Segment Start: Data extracts

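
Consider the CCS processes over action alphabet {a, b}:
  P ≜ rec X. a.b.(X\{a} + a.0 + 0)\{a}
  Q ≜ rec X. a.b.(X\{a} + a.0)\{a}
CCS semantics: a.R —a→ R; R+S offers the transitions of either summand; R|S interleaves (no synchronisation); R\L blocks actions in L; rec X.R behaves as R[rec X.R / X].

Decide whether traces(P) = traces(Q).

trace-equivalent

Reachable graph of P (3 states):
  s0 = rec X. a.b.(X\{a} + a.0 + 0)\{a} → ··a··> s1
  s1 = b.((rec X. a.b.(X\{a} + a.0 + 0)\{a})\{a} + a.0 + 0)\{a} → ··b··> s2
  s2 = ((rec X. a.b.(X\{a} + a.0 + 0)\{a})\{a} + a.0 + 0)\{a} → ·
Reachable graph of Q (3 states):
  t0 = rec X. a.b.(X\{a} + a.0)\{a} → ··a··> t1
  t1 = b.((rec X. a.b.(X\{a} + a.0)\{a})\{a} + a.0)\{a} → ··b··> t2
  t2 = ((rec X. a.b.(X\{a} + a.0)\{a})\{a} + a.0)\{a} → ·
Bisimilarity quotient blocks:
  B0 = {s0, t0}
  B1 = {s1, t1}
  B2 = {s2, t2}
s0 ∈ B0, t0 ∈ B0 → same block
Bisimilar ⇒ trace-equivalent.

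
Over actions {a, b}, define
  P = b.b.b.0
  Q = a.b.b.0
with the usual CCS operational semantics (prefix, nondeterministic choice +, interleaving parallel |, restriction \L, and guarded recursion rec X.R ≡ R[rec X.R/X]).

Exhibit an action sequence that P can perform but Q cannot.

b

P's transition system — 4 states:
  s0 = b.b.b.0 ⊢ ··b··> s1
  s1 = b.b.0 ⊢ ··b··> s2
  s2 = b.0 ⊢ ··b··> s3
  s3 = 0 ⊢ ∅
Q's transition system — 4 states:
  t0 = a.b.b.0 ⊢ ··a··> t1
  t1 = b.b.0 ⊢ ··b··> t2
  t2 = b.0 ⊢ ··b··> t3
  t3 = 0 ⊢ ∅
Executing b from P (initial set {s0}):
  [1] b ⇒ {s1}
  ✓ P
Executing b from Q (initial set {t0}):
  [1] b ⇒ no successor for Q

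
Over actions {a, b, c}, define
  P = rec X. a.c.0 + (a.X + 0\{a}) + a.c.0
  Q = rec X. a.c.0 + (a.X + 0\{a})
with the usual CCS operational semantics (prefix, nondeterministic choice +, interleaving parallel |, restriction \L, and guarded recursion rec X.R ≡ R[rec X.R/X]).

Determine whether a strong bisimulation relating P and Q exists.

bisimilar

Reachable graph of P (3 states):
  m0 = rec X. a.c.0 + (a.X + 0\{a}) + a.c.0 | --a--▸ m0, --a--▸ m1
  m1 = c.0 | --c--▸ m2
  m2 = 0 | (no moves)
Reachable graph of Q (3 states):
  n0 = rec X. a.c.0 + (a.X + 0\{a}) | --a--▸ n0, --a--▸ n1
  n1 = c.0 | --c--▸ n2
  n2 = 0 | (no moves)
Coarsest stable partition (strong bisimilarity classes):
  B0 = {m0, n0}
  B1 = {m1, n1}
  B2 = {m2, n2}
m0 ∈ B0, n0 ∈ B0 → same block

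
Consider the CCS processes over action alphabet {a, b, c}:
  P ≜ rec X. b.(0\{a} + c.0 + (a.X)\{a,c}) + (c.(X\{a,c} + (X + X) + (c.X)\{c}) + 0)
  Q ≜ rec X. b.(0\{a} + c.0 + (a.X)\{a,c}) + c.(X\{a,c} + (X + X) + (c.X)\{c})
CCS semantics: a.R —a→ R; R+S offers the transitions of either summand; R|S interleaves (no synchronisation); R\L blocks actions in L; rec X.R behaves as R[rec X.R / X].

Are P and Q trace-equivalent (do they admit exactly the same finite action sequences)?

Reachable graph of P (5 states):
  u0 = rec X. b.(0\{a} + c.0 + (a.X)\{a,c}) + (c.(X\{a,c} + (X + X) + (c.X)\{c}) + 0) :: ··b··> u1, ··c··> u2
  u1 = 0\{a} + c.0 + (a.(rec X. b.(0\{a} + c.0 + (a.X)\{a,c}) + (c.(X\{a,c} + (X + X) + (c.X)\{c}) + 0)))\{a,c} :: ··c··> u3
  u2 = (rec X. b.(0\{a} + c.0 + (a.X)\{a,c}) + (c.(X\{a,c} + (X + X) + (c.X)\{c}) + 0))\{a,c} + ((rec X. b.(0\{a} + c.0 + (a.X)\{a,c}) + (c.(X\{a,c} + (X + X) + (c.X)\{c}) + 0)) + (rec X. b.(0\{a} + c.0 + (a.X)\{a,c}) + (c.(X\{a,c} + (X + X) + (c.X)\{c}) + 0))) + (c.(rec X. b.(0\{a} + c.0 + (a.X)\{a,c}) + (c.(X\{a,c} + (X + X) + (c.X)\{c}) + 0)))\{c} :: ··b··> u1, ··b··> u4, ··c··> u2
  u3 = 0 :: (no moves)
  u4 = (0\{a} + c.0 + (a.(rec X. b.(0\{a} + c.0 + (a.X)\{a,c}) + (c.(X\{a,c} + (X + X) + (c.X)\{c}) + 0)))\{a,c})\{a,c} :: (no moves)
Reachable graph of Q (5 states):
  v0 = rec X. b.(0\{a} + c.0 + (a.X)\{a,c}) + c.(X\{a,c} + (X + X) + (c.X)\{c}) :: ··b··> v1, ··c··> v2
  v1 = 0\{a} + c.0 + (a.(rec X. b.(0\{a} + c.0 + (a.X)\{a,c}) + c.(X\{a,c} + (X + X) + (c.X)\{c})))\{a,c} :: ··c··> v3
  v2 = (rec X. b.(0\{a} + c.0 + (a.X)\{a,c}) + c.(X\{a,c} + (X + X) + (c.X)\{c}))\{a,c} + ((rec X. b.(0\{a} + c.0 + (a.X)\{a,c}) + c.(X\{a,c} + (X + X) + (c.X)\{c})) + (rec X. b.(0\{a} + c.0 + (a.X)\{a,c}) + c.(X\{a,c} + (X + X) + (c.X)\{c}))) + (c.(rec X. b.(0\{a} + c.0 + (a.X)\{a,c}) + c.(X\{a,c} + (X + X) + (c.X)\{c})))\{c} :: ··b··> v1, ··b··> v4, ··c··> v2
  v3 = 0 :: (no moves)
  v4 = (0\{a} + c.0 + (a.(rec X. b.(0\{a} + c.0 + (a.X)\{a,c}) + c.(X\{a,c} + (X + X) + (c.X)\{c})))\{a,c})\{a,c} :: (no moves)
Partition-refinement fixed point:
  B0 = {u0, v0}
  B1 = {u2, v2}
  B2 = {u3, u4, v3, v4}
  B3 = {u1, v1}
u0 ∈ B0, v0 ∈ B0 → same block
Bisimilar ⇒ trace-equivalent.

YES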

Segment End: Data extracts

Task statement: Find the string "Consider" in the entries above and return each line that holds it.

Response:
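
Consider the CCS processes over action alphabet {a, b}:
Consider the CCS processes over action alphabet {a, b, c}: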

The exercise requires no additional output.